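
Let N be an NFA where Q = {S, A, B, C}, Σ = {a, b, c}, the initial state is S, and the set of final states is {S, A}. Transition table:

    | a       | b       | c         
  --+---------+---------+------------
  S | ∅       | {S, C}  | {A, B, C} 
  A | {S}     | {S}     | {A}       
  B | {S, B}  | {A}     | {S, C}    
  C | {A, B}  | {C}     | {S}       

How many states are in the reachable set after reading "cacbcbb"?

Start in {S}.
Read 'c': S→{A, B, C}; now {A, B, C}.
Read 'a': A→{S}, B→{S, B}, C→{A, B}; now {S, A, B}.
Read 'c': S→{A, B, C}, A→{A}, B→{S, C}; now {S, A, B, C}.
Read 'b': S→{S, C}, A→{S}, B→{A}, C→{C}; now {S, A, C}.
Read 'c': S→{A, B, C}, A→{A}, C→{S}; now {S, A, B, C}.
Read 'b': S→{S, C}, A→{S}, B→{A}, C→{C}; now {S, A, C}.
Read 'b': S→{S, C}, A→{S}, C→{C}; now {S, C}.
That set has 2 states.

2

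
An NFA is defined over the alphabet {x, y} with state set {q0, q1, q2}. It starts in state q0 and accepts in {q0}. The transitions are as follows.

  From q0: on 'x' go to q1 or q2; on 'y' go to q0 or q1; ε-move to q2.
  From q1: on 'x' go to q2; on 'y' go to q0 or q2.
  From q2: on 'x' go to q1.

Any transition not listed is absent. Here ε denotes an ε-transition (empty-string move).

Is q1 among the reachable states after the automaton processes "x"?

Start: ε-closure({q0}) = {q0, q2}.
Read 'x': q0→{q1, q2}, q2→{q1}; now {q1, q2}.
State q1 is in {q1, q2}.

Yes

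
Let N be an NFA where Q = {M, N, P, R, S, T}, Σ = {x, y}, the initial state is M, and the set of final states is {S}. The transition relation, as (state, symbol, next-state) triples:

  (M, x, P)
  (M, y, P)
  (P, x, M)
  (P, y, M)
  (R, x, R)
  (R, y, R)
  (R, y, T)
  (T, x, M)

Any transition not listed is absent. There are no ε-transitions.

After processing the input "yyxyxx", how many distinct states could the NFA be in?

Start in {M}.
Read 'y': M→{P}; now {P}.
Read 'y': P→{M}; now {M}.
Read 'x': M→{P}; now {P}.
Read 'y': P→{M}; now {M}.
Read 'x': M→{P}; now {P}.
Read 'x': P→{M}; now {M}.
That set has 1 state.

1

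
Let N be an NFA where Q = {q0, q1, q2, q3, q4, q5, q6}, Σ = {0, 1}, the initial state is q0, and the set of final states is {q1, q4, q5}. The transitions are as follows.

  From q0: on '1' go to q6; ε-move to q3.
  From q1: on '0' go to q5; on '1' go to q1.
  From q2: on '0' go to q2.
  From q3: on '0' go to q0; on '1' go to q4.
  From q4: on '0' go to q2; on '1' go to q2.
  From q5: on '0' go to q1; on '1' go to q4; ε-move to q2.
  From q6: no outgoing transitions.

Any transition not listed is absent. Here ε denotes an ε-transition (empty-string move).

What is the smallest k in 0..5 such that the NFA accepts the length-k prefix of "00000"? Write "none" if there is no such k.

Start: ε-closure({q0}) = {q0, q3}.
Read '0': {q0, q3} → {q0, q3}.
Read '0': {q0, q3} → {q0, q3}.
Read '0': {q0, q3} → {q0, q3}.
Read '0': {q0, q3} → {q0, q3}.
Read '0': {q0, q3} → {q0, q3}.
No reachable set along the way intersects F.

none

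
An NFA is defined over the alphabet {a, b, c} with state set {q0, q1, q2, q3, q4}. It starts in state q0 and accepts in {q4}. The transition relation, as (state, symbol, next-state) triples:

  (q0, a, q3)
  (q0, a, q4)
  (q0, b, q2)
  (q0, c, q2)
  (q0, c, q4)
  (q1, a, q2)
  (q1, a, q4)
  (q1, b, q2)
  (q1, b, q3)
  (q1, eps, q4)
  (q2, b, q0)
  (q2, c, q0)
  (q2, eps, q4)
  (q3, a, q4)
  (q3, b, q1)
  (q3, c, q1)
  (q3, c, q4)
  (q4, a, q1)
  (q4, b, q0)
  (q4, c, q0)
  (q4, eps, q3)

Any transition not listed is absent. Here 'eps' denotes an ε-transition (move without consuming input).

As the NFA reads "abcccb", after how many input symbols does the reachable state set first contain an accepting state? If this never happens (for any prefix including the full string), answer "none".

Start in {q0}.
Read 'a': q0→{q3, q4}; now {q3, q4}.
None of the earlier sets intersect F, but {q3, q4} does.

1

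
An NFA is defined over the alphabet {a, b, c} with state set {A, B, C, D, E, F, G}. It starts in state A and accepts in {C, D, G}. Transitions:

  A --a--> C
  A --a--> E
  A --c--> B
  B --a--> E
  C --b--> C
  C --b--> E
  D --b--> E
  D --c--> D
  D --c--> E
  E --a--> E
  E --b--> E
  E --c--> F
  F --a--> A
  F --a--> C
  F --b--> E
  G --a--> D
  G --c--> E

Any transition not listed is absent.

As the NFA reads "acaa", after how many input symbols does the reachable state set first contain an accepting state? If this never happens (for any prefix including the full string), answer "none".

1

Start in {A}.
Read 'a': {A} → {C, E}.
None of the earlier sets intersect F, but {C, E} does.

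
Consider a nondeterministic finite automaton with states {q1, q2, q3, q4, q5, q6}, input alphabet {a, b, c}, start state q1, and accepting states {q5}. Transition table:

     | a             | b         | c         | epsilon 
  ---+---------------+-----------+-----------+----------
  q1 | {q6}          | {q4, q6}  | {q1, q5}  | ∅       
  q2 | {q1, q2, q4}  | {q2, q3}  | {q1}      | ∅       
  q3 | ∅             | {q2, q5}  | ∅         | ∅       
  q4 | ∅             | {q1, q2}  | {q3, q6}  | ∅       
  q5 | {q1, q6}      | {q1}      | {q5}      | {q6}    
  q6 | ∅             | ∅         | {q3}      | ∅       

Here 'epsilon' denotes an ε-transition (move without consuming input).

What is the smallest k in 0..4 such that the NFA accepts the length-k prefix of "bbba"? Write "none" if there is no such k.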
# # # # #
→ Problem to work on
Find the line with "(q1, eps, q4)" in the material above. Reproduce it and each line after it up to and including the line with "Any transition not listed is absent. Here 'eps'".

→ Output of the task
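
  (q1, eps, q4)
  (q2, b, q0)
  (q2, c, q0)
  (q2, eps, q4)
  (q3, a, q4)
  (q3, b, q1)
  (q3, c, q1)
  (q3, c, q4)
  (q4, a, q1)
  (q4, b, q0)
  (q4, c, q0)
  (q4, eps, q3)

Any transition not listed is absent. Here 'eps' denotes an ε-transition (move without consuming input).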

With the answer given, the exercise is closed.